/---

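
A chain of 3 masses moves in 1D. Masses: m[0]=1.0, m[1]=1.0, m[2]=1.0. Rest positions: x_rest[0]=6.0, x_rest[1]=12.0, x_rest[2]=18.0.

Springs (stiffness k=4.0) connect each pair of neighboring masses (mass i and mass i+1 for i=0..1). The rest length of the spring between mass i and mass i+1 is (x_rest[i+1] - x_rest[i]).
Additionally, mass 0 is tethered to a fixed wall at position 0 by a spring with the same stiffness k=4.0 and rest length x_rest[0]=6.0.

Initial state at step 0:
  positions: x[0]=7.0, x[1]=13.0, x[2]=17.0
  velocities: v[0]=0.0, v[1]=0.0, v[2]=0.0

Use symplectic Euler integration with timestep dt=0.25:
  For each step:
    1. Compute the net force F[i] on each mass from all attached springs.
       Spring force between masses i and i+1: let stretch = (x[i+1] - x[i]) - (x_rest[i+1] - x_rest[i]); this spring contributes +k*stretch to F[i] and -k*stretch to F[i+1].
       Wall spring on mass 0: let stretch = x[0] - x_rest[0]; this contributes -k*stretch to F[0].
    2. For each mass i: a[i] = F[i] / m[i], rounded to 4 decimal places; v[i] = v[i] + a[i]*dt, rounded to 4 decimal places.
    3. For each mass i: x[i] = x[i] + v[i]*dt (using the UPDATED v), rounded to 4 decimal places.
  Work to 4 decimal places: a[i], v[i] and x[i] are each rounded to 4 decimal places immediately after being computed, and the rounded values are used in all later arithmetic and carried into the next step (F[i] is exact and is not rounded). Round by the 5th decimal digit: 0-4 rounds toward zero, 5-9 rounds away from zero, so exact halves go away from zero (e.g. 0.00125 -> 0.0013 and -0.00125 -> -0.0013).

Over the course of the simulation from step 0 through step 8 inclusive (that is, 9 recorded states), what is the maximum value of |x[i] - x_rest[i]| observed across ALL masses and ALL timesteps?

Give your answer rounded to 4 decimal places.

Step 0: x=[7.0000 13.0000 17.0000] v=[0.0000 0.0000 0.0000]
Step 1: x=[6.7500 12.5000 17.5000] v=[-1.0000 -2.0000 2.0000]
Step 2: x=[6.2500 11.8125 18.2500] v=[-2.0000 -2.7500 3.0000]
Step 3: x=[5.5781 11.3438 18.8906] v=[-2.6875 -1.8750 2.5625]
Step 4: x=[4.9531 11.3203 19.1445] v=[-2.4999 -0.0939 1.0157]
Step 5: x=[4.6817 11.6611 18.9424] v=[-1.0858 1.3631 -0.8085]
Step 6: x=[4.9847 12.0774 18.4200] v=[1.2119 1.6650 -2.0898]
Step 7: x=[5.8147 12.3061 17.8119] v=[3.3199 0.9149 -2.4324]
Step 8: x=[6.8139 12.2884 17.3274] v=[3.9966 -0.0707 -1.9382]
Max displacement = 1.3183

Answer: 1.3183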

\---
/---

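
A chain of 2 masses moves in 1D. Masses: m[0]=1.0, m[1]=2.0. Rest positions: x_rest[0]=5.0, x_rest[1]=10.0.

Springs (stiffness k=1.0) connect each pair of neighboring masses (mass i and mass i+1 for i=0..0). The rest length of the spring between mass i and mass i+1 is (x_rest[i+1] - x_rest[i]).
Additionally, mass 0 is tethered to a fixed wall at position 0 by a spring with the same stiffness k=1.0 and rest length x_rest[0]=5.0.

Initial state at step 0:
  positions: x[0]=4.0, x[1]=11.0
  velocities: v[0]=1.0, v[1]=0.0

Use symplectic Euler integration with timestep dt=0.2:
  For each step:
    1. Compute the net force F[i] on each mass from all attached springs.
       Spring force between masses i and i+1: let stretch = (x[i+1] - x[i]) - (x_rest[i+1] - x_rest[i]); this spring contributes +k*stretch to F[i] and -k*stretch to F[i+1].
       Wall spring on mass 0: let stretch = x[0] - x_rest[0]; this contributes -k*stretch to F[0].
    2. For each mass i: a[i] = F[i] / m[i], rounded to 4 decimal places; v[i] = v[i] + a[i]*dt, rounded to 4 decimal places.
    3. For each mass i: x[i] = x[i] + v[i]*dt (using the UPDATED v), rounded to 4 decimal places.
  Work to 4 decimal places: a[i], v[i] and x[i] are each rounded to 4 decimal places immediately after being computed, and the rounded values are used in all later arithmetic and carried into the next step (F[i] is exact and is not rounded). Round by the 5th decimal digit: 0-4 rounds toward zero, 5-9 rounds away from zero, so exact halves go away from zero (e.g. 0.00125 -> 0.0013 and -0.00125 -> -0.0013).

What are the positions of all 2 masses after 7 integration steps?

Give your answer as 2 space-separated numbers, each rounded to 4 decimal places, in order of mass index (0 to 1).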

\---
/---

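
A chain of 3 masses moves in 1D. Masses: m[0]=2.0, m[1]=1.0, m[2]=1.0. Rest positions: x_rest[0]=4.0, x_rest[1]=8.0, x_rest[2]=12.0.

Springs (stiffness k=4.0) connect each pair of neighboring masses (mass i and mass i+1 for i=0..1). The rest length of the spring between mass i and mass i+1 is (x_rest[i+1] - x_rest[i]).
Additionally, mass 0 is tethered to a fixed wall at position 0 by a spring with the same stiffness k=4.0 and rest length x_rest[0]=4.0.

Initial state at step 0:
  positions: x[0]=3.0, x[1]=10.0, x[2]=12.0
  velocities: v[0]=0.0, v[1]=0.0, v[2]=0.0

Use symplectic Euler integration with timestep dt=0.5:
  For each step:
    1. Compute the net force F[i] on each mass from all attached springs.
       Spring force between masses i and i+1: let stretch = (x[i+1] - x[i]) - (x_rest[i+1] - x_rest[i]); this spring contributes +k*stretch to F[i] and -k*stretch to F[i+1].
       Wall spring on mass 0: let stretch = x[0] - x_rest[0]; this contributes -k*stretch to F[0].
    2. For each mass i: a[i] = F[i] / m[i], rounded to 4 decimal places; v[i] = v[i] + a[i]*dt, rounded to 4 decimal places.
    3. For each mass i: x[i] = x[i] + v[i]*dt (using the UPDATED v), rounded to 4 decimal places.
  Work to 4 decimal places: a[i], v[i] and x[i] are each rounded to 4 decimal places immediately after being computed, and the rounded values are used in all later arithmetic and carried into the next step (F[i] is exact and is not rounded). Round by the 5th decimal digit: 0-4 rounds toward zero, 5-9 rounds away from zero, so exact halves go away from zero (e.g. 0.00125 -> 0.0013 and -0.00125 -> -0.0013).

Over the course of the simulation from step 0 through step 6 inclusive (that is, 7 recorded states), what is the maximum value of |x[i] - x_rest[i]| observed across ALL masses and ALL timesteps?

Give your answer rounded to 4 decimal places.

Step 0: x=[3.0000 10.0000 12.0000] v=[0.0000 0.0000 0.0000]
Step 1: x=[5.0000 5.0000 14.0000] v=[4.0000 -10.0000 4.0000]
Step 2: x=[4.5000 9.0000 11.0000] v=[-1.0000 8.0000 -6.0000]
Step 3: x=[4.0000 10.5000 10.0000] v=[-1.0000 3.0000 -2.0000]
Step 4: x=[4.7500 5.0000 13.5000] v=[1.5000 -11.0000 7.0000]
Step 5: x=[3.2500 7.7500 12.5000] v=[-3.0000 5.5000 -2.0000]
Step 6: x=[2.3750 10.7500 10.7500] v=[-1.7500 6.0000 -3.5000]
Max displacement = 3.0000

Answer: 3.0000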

\---

◆ Action item ◆
Could you return all lines from the data above that contain the string "course"?

◆ Answer for the task ◆
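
Over the course of the simulation from step 0 through step 8 inclusive (that is, 9 recorded states), what is the maximum value of |x[i] - x_rest[i]| observed across ALL masses and ALL timesteps?
Over the course of the simulation from step 0 through step 6 inclusive (that is, 7 recorded states), what is the maximum value of |x[i] - x_rest[i]| observed across ALL masses and ALL timesteps?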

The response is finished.